> _WHAT TO DO_
From the material below, pull each line containing the string "fields".

> _DATASET RECORDS_

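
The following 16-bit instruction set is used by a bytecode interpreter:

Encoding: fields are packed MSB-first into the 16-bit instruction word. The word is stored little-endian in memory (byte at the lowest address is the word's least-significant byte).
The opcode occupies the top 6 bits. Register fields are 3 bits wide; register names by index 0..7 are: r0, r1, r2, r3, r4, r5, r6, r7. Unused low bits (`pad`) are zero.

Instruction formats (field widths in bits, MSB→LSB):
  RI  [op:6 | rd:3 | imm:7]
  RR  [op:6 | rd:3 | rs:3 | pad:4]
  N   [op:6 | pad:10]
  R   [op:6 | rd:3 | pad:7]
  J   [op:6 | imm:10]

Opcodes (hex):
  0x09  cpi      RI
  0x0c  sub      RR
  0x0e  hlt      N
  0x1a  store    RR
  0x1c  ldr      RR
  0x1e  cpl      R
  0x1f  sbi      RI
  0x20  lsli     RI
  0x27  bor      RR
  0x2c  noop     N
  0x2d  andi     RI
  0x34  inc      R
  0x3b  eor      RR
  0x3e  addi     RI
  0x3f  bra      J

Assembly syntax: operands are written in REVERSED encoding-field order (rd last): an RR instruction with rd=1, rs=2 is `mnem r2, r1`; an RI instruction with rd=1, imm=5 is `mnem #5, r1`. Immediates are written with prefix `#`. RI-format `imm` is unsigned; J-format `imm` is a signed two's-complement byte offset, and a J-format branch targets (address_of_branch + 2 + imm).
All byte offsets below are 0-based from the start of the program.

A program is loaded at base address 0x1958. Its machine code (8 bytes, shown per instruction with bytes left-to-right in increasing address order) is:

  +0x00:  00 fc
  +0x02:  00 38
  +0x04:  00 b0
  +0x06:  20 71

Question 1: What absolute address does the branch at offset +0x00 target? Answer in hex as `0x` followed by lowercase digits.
0x195a

off 0x00: read 00 fc as little → 0xfc00
  top 6b → 0x3f → bra [J]
  [9:0] imm=0 = #0
  target = base 0x1958 + off 0x00 + 2 + imm 0 = 0x195a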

> _EXPECTED ANSWER_
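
Encoding: fields are packed MSB-first into the 16-bit instruction word. The word is stored little-endian in memory (byte at the lowest address is the word's least-significant byte).
The opcode occupies the top 6 bits. Register fields are 3 bits wide; register names by index 0..7 are: r0, r1, r2, r3, r4, r5, r6, r7. Unused low bits (`pad`) are zero.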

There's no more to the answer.